→ DATA EXTRACT
------------------------------------
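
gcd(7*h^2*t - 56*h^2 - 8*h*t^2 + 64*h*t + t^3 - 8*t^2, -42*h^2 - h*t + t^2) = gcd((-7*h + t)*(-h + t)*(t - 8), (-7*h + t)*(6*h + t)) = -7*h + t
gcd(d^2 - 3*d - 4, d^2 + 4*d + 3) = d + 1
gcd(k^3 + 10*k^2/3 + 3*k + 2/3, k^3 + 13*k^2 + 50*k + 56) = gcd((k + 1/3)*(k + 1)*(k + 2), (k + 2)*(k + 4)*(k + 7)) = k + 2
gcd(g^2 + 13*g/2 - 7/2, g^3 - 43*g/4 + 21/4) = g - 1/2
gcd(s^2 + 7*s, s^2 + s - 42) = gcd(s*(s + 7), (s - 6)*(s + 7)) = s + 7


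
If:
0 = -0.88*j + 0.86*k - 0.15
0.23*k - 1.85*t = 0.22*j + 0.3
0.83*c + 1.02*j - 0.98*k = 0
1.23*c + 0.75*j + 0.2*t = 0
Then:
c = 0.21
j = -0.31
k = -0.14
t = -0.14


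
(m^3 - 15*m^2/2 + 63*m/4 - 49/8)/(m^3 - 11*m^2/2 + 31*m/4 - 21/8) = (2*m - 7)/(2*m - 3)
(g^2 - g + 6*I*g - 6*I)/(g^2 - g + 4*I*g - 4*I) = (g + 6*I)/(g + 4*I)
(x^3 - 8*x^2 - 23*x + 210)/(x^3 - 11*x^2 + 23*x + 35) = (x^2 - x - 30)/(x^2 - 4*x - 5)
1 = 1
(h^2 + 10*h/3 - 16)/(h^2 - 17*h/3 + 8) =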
------------------------------------
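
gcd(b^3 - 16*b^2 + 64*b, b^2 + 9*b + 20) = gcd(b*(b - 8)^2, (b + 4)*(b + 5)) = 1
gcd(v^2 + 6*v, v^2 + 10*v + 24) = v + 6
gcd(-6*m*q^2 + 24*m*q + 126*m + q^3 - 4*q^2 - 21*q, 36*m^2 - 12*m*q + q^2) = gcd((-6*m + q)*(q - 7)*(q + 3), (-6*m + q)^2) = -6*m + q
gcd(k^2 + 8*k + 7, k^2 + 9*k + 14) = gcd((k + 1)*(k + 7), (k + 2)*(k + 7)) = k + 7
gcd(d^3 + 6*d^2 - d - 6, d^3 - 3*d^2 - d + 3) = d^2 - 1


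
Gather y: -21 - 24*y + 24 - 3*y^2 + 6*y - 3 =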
------------------------------------
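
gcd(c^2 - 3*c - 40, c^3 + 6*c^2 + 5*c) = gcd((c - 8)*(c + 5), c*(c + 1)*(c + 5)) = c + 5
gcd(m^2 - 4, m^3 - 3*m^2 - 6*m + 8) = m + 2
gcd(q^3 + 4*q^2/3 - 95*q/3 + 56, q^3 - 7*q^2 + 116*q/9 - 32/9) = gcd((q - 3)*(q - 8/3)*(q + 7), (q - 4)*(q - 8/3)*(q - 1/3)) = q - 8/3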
------------------------------------
→ WORK TASK
Print, from the entries above, the line with "gcd(m^2 - 4, m^3 - 3*m^2 - 6*m + 8) = m + 2", the line with "gcd(q^3 + 4*q^2/3" and all lines between them, exactly and with nothing else.

→ EXERCISE RESULT
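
gcd(m^2 - 4, m^3 - 3*m^2 - 6*m + 8) = m + 2
gcd(q^3 + 4*q^2/3 - 95*q/3 + 56, q^3 - 7*q^2 + 116*q/9 - 32/9) = gcd((q - 3)*(q - 8/3)*(q + 7), (q - 4)*(q - 8/3)*(q - 1/3)) = q - 8/3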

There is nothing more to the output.